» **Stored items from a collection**

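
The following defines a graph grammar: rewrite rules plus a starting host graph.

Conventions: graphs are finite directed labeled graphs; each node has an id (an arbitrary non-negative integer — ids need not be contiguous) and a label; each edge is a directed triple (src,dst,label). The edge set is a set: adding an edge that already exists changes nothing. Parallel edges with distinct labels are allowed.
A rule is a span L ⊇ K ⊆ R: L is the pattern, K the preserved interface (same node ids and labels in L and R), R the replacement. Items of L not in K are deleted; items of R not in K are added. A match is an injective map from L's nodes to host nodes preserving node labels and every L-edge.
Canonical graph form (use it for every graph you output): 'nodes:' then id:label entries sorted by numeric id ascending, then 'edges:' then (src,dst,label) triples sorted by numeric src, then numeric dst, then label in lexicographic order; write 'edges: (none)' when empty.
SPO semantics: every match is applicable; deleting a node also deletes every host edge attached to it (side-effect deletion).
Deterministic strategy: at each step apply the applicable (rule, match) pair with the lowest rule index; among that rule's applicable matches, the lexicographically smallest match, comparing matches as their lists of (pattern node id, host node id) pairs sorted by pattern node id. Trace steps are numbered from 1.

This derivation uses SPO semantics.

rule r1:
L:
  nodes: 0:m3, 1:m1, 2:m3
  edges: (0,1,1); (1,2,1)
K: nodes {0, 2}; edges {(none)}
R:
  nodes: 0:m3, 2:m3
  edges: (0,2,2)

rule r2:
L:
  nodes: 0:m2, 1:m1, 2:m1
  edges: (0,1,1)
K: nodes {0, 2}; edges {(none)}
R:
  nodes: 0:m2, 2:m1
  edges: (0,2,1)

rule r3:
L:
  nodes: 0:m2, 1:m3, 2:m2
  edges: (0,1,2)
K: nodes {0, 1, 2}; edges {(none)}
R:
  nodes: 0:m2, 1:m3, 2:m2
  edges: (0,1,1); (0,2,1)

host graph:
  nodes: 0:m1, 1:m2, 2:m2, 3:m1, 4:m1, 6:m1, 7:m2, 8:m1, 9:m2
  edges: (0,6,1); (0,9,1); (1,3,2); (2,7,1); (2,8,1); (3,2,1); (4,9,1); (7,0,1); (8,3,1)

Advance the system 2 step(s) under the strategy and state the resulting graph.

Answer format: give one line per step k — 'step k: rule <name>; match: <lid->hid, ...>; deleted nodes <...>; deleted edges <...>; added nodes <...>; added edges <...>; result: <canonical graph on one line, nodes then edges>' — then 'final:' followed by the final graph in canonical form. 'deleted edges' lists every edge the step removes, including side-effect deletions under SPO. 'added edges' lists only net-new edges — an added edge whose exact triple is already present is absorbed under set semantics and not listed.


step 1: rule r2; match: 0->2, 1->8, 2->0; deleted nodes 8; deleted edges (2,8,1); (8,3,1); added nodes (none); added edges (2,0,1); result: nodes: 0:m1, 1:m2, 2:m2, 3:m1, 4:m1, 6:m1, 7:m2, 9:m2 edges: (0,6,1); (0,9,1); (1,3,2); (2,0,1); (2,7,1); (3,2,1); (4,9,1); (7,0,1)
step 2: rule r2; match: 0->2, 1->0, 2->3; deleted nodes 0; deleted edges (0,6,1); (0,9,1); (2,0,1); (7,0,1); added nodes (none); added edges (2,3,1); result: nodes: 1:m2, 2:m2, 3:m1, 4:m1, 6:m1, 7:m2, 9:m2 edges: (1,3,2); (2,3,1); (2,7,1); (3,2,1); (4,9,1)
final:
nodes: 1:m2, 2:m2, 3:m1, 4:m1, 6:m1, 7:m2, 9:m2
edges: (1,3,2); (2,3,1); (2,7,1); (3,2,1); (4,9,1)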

==

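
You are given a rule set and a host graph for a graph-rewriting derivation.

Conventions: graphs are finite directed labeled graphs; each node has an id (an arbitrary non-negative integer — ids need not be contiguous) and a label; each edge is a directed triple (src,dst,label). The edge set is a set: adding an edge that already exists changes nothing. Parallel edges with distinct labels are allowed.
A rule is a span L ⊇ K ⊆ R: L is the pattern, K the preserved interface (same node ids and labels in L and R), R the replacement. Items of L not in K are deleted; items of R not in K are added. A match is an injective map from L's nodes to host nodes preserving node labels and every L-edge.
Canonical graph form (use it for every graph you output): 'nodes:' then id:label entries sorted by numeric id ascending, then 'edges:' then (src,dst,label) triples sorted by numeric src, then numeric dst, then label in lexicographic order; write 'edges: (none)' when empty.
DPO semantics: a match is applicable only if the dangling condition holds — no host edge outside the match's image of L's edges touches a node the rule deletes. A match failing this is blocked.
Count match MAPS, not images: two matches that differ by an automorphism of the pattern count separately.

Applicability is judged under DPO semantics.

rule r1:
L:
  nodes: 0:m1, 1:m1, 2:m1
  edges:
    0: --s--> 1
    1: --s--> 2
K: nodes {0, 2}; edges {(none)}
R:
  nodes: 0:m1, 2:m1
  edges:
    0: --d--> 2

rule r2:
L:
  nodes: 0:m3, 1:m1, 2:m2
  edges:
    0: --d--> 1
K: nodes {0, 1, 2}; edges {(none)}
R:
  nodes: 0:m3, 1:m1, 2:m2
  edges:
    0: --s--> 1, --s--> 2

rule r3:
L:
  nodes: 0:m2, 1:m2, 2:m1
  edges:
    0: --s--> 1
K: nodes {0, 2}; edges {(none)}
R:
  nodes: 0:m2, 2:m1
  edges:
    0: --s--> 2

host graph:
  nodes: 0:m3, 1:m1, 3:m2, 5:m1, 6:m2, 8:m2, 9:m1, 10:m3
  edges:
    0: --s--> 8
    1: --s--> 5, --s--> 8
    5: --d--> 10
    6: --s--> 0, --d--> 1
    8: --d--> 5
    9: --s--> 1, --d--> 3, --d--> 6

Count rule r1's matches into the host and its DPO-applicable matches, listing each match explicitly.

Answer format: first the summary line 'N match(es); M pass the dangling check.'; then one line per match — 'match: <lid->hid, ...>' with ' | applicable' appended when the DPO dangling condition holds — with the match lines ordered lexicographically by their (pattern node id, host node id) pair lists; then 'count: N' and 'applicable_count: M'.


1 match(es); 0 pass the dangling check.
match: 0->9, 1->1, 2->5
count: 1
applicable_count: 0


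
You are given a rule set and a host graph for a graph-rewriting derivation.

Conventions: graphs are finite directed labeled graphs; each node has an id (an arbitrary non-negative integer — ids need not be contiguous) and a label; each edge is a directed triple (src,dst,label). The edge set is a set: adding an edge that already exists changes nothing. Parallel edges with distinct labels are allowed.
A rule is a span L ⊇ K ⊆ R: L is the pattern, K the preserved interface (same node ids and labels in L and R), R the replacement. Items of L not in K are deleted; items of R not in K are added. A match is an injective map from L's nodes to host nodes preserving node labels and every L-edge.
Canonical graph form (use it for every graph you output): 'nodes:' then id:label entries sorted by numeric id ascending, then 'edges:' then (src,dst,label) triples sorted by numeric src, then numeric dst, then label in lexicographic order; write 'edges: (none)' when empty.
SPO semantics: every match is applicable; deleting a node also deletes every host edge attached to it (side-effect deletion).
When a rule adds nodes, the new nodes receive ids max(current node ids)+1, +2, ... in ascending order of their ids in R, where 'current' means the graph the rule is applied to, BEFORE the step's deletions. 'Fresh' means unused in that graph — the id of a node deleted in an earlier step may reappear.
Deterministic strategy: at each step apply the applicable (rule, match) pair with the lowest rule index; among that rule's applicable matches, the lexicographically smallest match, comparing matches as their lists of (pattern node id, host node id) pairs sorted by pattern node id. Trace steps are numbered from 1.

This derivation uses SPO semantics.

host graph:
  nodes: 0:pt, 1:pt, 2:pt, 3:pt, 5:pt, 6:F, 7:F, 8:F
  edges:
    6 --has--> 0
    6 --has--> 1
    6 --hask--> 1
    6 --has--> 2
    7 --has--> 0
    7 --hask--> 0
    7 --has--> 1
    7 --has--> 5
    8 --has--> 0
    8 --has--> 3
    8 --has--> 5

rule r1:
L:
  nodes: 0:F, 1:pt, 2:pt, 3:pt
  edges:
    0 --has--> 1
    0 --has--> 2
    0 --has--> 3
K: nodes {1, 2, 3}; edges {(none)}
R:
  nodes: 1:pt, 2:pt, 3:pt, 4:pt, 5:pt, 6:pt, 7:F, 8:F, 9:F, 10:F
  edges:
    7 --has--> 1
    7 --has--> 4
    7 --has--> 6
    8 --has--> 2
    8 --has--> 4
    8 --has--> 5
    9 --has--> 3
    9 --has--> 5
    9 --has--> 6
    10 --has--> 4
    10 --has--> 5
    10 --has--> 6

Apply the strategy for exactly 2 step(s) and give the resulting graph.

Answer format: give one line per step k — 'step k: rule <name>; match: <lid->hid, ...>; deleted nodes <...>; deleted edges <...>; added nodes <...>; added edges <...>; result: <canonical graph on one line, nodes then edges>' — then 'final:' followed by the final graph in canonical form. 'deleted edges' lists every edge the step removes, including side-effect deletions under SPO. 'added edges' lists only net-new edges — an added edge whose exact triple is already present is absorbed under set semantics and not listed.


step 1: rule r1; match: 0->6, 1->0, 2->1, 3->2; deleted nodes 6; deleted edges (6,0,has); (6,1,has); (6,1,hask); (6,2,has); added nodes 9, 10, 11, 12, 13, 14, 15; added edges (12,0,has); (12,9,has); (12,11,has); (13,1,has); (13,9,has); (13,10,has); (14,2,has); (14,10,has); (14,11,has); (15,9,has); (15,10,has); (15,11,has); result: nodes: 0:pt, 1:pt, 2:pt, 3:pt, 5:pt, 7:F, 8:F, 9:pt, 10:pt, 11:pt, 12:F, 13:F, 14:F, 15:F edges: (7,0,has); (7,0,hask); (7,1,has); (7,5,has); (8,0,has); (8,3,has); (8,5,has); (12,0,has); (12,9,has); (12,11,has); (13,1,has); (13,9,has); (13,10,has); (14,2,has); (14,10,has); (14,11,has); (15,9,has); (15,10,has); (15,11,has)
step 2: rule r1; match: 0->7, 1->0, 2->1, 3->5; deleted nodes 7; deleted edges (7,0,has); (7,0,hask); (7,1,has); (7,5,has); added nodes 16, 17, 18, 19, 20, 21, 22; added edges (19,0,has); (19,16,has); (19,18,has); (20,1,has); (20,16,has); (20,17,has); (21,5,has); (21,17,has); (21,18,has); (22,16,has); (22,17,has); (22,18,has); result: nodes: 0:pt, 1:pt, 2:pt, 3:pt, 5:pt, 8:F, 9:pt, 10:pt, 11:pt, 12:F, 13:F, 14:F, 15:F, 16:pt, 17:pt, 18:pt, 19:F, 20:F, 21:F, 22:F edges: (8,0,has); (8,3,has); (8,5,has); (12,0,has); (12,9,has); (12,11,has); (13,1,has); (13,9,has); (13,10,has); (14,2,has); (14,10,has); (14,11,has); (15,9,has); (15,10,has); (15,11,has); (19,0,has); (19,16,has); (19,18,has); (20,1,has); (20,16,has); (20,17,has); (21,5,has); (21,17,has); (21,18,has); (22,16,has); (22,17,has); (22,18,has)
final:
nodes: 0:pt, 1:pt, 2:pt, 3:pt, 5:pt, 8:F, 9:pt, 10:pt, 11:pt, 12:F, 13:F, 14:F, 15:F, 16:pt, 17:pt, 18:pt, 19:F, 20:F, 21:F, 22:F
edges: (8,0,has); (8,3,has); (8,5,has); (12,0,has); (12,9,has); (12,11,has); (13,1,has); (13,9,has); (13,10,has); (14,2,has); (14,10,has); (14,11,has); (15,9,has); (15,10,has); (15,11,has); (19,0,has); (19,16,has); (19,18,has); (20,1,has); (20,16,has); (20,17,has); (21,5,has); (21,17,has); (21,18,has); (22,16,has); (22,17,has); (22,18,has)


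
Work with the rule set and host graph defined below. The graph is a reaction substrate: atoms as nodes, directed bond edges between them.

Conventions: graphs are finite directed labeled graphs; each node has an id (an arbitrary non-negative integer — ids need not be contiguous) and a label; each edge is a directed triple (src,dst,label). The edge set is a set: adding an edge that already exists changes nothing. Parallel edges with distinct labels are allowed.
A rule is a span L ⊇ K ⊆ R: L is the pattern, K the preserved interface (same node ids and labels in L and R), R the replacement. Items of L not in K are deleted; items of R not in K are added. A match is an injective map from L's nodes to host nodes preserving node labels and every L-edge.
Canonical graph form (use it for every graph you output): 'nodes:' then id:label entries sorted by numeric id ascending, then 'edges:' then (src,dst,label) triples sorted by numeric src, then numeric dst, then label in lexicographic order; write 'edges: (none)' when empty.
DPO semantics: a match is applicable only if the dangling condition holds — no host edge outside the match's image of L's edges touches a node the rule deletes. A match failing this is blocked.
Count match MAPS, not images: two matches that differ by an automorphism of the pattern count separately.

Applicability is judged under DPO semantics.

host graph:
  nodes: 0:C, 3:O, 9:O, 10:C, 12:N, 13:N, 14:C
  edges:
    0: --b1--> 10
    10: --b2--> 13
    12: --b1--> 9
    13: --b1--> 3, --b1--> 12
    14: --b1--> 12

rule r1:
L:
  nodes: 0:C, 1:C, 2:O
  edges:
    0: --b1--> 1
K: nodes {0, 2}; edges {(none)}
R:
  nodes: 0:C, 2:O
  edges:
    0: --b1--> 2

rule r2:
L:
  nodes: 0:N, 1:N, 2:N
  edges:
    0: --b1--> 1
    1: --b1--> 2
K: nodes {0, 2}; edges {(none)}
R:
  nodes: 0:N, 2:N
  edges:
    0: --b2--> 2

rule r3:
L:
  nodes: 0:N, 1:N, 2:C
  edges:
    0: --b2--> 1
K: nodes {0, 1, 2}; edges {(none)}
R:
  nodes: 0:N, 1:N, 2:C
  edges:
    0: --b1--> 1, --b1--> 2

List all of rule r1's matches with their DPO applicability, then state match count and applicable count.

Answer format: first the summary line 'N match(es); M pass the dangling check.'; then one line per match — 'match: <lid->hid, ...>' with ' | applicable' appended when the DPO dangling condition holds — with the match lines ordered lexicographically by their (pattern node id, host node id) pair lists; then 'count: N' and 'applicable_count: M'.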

...

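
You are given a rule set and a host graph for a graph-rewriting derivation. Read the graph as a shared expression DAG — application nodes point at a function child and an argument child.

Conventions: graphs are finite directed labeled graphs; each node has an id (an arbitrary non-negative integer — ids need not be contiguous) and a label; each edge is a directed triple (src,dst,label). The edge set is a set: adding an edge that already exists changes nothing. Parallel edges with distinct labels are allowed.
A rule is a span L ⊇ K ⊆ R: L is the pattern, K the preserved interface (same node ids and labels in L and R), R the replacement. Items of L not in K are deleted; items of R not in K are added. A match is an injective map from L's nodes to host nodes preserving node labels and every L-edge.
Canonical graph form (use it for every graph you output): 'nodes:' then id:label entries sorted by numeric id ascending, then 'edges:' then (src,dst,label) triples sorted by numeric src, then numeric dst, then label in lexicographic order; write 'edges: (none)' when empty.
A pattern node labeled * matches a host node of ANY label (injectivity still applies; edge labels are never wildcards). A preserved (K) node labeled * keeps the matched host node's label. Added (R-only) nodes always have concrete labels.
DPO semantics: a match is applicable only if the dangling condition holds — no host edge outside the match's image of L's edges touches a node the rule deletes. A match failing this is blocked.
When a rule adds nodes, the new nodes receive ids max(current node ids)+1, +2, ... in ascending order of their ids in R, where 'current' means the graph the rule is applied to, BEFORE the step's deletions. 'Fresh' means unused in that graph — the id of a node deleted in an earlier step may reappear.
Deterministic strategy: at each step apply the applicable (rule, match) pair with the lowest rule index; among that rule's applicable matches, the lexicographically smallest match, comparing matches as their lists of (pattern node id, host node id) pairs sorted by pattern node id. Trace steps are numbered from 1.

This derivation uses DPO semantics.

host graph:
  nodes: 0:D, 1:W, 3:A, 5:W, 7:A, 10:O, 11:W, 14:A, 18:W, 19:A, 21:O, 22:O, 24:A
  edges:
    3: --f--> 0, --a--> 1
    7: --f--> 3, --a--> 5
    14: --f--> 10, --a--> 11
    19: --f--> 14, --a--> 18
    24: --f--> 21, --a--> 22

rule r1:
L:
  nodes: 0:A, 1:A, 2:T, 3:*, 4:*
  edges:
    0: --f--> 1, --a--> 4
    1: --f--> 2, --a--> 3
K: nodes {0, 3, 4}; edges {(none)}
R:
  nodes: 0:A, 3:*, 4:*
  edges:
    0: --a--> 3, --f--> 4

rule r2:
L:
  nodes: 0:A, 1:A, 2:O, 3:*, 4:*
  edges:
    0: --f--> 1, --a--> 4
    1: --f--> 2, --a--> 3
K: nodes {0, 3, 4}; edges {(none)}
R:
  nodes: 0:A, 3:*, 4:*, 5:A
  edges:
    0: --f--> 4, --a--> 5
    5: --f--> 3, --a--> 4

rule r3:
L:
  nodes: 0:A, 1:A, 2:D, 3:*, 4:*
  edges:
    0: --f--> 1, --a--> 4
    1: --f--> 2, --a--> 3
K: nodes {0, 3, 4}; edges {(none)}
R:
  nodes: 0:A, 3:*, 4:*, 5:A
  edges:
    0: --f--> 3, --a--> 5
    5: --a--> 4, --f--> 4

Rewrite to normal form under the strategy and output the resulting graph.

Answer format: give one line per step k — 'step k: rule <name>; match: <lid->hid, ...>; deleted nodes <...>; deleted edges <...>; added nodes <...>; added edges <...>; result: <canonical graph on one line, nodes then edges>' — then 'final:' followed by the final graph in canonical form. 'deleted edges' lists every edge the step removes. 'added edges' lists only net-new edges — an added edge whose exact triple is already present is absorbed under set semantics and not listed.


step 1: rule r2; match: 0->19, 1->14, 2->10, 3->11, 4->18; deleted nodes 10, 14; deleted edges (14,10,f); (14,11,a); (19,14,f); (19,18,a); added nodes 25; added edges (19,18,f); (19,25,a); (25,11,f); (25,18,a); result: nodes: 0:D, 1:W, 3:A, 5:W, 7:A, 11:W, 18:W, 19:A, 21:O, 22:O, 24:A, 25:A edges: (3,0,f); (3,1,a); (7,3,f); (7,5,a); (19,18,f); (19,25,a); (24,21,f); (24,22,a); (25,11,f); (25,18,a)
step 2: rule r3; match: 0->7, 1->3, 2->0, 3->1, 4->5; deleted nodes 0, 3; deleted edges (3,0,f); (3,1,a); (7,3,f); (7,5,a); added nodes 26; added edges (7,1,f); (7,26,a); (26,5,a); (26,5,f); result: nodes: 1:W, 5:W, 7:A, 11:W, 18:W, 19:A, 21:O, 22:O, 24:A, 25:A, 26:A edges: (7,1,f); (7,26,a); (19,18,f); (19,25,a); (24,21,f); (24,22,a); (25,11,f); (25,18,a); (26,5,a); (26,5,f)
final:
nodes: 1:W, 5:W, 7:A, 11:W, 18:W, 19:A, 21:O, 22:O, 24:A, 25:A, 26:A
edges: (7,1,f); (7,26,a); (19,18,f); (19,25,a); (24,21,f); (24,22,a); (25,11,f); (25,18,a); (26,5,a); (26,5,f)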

» **EXERCISE INSTRUCTIONS**
Copy all the lines from the data above that hold the word "state".

» **SOLUTION TO THE PROBLEM**
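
Advance the system 2 step(s) under the strategy and state the resulting graph.
List all of rule r1's matches with their DPO applicability, then state match count and applicable count.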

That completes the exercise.